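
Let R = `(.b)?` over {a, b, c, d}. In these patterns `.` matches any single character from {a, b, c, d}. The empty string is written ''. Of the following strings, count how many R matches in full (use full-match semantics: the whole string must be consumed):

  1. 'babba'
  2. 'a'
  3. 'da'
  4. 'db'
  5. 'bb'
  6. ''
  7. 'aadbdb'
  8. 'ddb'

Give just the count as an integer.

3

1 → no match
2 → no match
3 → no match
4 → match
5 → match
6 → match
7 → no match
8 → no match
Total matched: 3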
=-=-=
WHAT YOU HAVE TO DO
Each and every record above needs writing out exactly.

WRITTEN ANSWER
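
Let R = `(.b)?` over {a, b, c, d}. In these patterns `.` matches any single character from {a, b, c, d}. The empty string is written ''. Of the following strings, count how many R matches in full (use full-match semantics: the whole string must be consumed):

  1. 'babba'
  2. 'a'
  3. 'da'
  4. 'db'
  5. 'bb'
  6. ''
  7. 'aadbdb'
  8. 'ddb'

Give just the count as an integer.

3

1 → no match
2 → no match
3 → no match
4 → match
5 → match
6 → match
7 → no match
8 → no match
Total matched: 3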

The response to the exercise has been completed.